### [EXERCISE REQUIREMENTS]
Every line below needs to be reproduced exactly.

### [EXERCISE DATA]
++++++++++++++++++++
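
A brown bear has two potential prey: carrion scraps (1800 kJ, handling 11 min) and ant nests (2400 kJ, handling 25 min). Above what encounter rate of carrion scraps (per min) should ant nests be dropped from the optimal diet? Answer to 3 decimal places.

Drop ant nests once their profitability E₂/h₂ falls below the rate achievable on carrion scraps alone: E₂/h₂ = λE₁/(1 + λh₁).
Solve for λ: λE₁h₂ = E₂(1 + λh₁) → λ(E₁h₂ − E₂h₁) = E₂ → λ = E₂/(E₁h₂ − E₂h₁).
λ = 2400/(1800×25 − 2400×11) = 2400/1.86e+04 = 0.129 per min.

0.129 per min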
++++++++++++++++++++
### [ANSWER SPACE]
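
A brown bear has two potential prey: carrion scraps (1800 kJ, handling 11 min) and ant nests (2400 kJ, handling 25 min). Above what encounter rate of carrion scraps (per min) should ant nests be dropped from the optimal diet? Answer to 3 decimal places.

Drop ant nests once their profitability E₂/h₂ falls below the rate achievable on carrion scraps alone: E₂/h₂ = λE₁/(1 + λh₁).
Solve for λ: λE₁h₂ = E₂(1 + λh₁) → λ(E₁h₂ − E₂h₁) = E₂ → λ = E₂/(E₁h₂ − E₂h₁).
λ = 2400/(1800×25 − 2400×11) = 2400/1.86e+04 = 0.129 per min.

0.129 per min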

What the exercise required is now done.